'''

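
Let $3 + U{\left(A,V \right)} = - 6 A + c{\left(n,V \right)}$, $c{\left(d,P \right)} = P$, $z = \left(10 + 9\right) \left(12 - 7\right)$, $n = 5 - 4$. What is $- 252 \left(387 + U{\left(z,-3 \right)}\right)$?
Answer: $47628$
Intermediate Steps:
$n = 1$
$z = 95$ ($z = 19 \cdot 5 = 95$)
$U{\left(A,V \right)} = -3 + V - 6 A$ ($U{\left(A,V \right)} = -3 - \left(- V + 6 A\right) = -3 + V - 6 A$)
$- 252 \left(387 + U{\left(z,-3 \right)}\right) = - 252 \left(387 - 576\right) = \left(-252\right) \left(-189\right) = 47628$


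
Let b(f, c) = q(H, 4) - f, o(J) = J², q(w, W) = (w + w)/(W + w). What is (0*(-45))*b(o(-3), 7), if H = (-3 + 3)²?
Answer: 0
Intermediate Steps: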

'''

Work request
For each line above that includes "What", make a copy.

Your solution
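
Let $3 + U{\left(A,V \right)} = - 6 A + c{\left(n,V \right)}$, $c{\left(d,P \right)} = P$, $z = \left(10 + 9\right) \left(12 - 7\right)$, $n = 5 - 4$. What is $- 252 \left(387 + U{\left(z,-3 \right)}\right)$?
Let b(f, c) = q(H, 4) - f, o(J) = J², q(w, W) = (w + w)/(W + w). What is (0*(-45))*b(o(-3), 7), if H = (-3 + 3)²?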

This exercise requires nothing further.